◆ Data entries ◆
*-*-*
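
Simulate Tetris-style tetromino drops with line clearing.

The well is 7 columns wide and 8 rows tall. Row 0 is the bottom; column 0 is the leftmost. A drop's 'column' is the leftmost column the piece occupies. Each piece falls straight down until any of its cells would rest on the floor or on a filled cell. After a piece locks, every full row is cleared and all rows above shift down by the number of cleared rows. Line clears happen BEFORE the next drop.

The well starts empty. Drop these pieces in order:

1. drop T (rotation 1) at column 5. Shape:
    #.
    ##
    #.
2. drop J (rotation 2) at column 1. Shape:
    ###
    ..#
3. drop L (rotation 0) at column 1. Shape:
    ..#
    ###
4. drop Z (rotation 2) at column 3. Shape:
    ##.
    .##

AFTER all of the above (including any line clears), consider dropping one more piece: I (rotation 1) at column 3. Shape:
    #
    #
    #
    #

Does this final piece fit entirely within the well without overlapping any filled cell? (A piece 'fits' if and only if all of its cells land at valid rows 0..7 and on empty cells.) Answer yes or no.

Drop 1: T rot1 at col 5 lands with bottom-row=0; cleared 0 line(s) (total 0); column heights now [0 0 0 0 0 3 2], max=3
Drop 2: J rot2 at col 1 lands with bottom-row=0; cleared 0 line(s) (total 0); column heights now [0 2 2 2 0 3 2], max=3
Drop 3: L rot0 at col 1 lands with bottom-row=2; cleared 0 line(s) (total 0); column heights now [0 3 3 4 0 3 2], max=4
Drop 4: Z rot2 at col 3 lands with bottom-row=3; cleared 0 line(s) (total 0); column heights now [0 3 3 5 5 4 2], max=5
Test piece I rot1 at col 3 (width 1): heights before test = [0 3 3 5 5 4 2]; fits = False

Answer: no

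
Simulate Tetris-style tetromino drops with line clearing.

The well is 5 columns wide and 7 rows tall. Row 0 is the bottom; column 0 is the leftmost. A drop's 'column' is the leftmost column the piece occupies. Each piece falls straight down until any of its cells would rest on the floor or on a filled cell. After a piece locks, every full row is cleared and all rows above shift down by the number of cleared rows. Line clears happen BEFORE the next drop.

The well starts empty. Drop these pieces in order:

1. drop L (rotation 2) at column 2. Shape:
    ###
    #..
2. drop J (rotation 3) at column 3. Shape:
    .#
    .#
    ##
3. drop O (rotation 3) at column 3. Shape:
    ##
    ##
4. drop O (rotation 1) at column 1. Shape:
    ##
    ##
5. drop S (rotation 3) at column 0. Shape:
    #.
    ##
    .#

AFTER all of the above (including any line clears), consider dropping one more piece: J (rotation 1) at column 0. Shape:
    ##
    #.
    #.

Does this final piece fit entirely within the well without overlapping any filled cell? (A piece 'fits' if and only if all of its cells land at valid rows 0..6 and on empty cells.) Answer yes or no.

Answer: no

Derivation:
Drop 1: L rot2 at col 2 lands with bottom-row=0; cleared 0 line(s) (total 0); column heights now [0 0 2 2 2], max=2
Drop 2: J rot3 at col 3 lands with bottom-row=2; cleared 0 line(s) (total 0); column heights now [0 0 2 3 5], max=5
Drop 3: O rot3 at col 3 lands with bottom-row=5; cleared 0 line(s) (total 0); column heights now [0 0 2 7 7], max=7
Drop 4: O rot1 at col 1 lands with bottom-row=2; cleared 0 line(s) (total 0); column heights now [0 4 4 7 7], max=7
Drop 5: S rot3 at col 0 lands with bottom-row=4; cleared 0 line(s) (total 0); column heights now [7 6 4 7 7], max=7
Test piece J rot1 at col 0 (width 2): heights before test = [7 6 4 7 7]; fits = False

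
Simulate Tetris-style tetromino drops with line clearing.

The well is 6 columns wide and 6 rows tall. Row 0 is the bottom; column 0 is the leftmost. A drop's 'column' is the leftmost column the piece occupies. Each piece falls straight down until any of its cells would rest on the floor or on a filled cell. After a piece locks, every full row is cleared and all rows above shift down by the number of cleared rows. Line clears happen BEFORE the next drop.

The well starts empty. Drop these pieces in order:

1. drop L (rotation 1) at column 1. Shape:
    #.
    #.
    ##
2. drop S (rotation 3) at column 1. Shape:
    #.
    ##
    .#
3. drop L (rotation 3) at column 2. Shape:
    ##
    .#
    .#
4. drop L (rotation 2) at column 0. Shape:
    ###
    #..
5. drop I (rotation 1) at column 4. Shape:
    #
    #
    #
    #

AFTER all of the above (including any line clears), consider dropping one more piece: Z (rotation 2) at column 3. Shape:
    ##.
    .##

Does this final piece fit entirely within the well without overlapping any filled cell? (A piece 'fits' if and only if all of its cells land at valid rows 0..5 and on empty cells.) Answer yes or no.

Answer: yes

Derivation:
Drop 1: L rot1 at col 1 lands with bottom-row=0; cleared 0 line(s) (total 0); column heights now [0 3 1 0 0 0], max=3
Drop 2: S rot3 at col 1 lands with bottom-row=2; cleared 0 line(s) (total 0); column heights now [0 5 4 0 0 0], max=5
Drop 3: L rot3 at col 2 lands with bottom-row=2; cleared 0 line(s) (total 0); column heights now [0 5 5 5 0 0], max=5
Drop 4: L rot2 at col 0 lands with bottom-row=4; cleared 0 line(s) (total 0); column heights now [6 6 6 5 0 0], max=6
Drop 5: I rot1 at col 4 lands with bottom-row=0; cleared 0 line(s) (total 0); column heights now [6 6 6 5 4 0], max=6
Test piece Z rot2 at col 3 (width 3): heights before test = [6 6 6 5 4 0]; fits = True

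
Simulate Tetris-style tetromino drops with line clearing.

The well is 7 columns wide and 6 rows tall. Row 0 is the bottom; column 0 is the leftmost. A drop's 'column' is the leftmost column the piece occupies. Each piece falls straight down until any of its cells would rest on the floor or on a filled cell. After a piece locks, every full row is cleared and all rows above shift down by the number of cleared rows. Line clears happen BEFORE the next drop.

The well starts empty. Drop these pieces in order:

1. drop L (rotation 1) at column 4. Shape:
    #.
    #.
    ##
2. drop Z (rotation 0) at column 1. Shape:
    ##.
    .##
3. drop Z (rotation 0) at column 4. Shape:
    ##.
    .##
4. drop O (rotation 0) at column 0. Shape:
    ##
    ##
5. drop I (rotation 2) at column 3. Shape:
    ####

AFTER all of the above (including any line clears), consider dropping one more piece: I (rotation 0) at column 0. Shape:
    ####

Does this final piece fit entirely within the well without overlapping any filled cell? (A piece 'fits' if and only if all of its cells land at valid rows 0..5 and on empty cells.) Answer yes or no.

Answer: yes

Derivation:
Drop 1: L rot1 at col 4 lands with bottom-row=0; cleared 0 line(s) (total 0); column heights now [0 0 0 0 3 1 0], max=3
Drop 2: Z rot0 at col 1 lands with bottom-row=0; cleared 0 line(s) (total 0); column heights now [0 2 2 1 3 1 0], max=3
Drop 3: Z rot0 at col 4 lands with bottom-row=2; cleared 0 line(s) (total 0); column heights now [0 2 2 1 4 4 3], max=4
Drop 4: O rot0 at col 0 lands with bottom-row=2; cleared 0 line(s) (total 0); column heights now [4 4 2 1 4 4 3], max=4
Drop 5: I rot2 at col 3 lands with bottom-row=4; cleared 0 line(s) (total 0); column heights now [4 4 2 5 5 5 5], max=5
Test piece I rot0 at col 0 (width 4): heights before test = [4 4 2 5 5 5 5]; fits = True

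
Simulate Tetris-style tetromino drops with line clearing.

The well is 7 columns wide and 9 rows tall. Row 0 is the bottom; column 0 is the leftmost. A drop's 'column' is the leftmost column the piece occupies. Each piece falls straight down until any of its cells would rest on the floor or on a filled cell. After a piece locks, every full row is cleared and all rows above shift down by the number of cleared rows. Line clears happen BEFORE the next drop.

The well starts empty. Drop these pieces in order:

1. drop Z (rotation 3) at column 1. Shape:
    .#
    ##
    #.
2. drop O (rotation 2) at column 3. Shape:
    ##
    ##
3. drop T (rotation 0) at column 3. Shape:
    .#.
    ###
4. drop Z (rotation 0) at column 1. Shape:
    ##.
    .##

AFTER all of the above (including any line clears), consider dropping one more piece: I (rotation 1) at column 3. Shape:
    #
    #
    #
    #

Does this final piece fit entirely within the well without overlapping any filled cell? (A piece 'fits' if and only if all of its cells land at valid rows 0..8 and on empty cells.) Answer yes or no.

Drop 1: Z rot3 at col 1 lands with bottom-row=0; cleared 0 line(s) (total 0); column heights now [0 2 3 0 0 0 0], max=3
Drop 2: O rot2 at col 3 lands with bottom-row=0; cleared 0 line(s) (total 0); column heights now [0 2 3 2 2 0 0], max=3
Drop 3: T rot0 at col 3 lands with bottom-row=2; cleared 0 line(s) (total 0); column heights now [0 2 3 3 4 3 0], max=4
Drop 4: Z rot0 at col 1 lands with bottom-row=3; cleared 0 line(s) (total 0); column heights now [0 5 5 4 4 3 0], max=5
Test piece I rot1 at col 3 (width 1): heights before test = [0 5 5 4 4 3 0]; fits = True

Answer: yes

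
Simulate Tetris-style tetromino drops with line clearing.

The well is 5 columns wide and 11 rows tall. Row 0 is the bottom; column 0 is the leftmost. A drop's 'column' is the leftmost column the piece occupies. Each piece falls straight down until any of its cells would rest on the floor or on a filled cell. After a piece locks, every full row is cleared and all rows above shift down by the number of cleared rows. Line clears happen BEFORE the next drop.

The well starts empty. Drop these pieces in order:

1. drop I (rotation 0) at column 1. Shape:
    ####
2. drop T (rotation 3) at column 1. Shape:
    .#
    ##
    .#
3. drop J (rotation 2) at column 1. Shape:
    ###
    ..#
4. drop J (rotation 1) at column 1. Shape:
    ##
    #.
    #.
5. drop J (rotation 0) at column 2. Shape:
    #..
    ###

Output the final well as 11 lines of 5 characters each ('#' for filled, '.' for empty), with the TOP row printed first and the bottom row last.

Drop 1: I rot0 at col 1 lands with bottom-row=0; cleared 0 line(s) (total 0); column heights now [0 1 1 1 1], max=1
Drop 2: T rot3 at col 1 lands with bottom-row=1; cleared 0 line(s) (total 0); column heights now [0 3 4 1 1], max=4
Drop 3: J rot2 at col 1 lands with bottom-row=3; cleared 0 line(s) (total 0); column heights now [0 5 5 5 1], max=5
Drop 4: J rot1 at col 1 lands with bottom-row=5; cleared 0 line(s) (total 0); column heights now [0 8 8 5 1], max=8
Drop 5: J rot0 at col 2 lands with bottom-row=8; cleared 0 line(s) (total 0); column heights now [0 8 10 9 9], max=10

Answer: .....
..#..
..###
.##..
.#...
.#...
.###.
..##.
.##..
..#..
.####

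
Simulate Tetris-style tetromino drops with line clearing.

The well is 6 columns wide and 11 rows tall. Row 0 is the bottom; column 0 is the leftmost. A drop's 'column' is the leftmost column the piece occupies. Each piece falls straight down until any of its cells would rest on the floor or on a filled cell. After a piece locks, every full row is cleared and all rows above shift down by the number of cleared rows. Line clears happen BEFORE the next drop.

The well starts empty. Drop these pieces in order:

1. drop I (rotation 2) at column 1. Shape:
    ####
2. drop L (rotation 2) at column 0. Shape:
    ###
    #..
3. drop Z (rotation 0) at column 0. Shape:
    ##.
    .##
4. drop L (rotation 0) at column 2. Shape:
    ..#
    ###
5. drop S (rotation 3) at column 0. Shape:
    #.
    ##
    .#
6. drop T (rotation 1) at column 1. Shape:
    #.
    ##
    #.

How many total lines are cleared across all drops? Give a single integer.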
*-*-*
◆ WHAT IS REQUIRED ◆
Each line in the data that holds the string "dropping" should be found and copied.

◆ RESULT OF THE EXERCISE ◆
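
AFTER all of the above (including any line clears), consider dropping one more piece: I (rotation 1) at column 3. Shape:
AFTER all of the above (including any line clears), consider dropping one more piece: J (rotation 1) at column 0. Shape:
AFTER all of the above (including any line clears), consider dropping one more piece: Z (rotation 2) at column 3. Shape:
AFTER all of the above (including any line clears), consider dropping one more piece: I (rotation 0) at column 0. Shape:
AFTER all of the above (including any line clears), consider dropping one more piece: I (rotation 1) at column 3. Shape: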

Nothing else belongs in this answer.